■ **Directions for this task**
Take every line of the material below that includes the string "interleave" and copy it out.

########################################

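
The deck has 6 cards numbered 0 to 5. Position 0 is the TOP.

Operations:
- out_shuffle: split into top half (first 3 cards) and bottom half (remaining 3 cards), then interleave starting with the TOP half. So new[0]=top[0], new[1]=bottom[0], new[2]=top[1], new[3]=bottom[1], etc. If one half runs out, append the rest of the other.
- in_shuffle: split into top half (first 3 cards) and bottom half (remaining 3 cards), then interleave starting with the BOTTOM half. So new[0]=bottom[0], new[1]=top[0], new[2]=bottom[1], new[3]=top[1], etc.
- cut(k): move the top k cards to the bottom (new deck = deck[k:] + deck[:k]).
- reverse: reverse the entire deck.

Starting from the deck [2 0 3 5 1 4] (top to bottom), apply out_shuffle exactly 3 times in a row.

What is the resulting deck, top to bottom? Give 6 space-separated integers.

Answer: 2 3 1 0 5 4

Derivation:
After op 1 (out_shuffle): [2 5 0 1 3 4]
After op 2 (out_shuffle): [2 1 5 3 0 4]
After op 3 (out_shuffle): [2 3 1 0 5 4]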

########################################

■ **Output of the task**
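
- out_shuffle: split into top half (first 3 cards) and bottom half (remaining 3 cards), then interleave starting with the TOP half. So new[0]=top[0], new[1]=bottom[0], new[2]=top[1], new[3]=bottom[1], etc. If one half runs out, append the rest of the other.
- in_shuffle: split into top half (first 3 cards) and bottom half (remaining 3 cards), then interleave starting with the BOTTOM half. So new[0]=bottom[0], new[1]=top[0], new[2]=bottom[1], new[3]=top[1], etc.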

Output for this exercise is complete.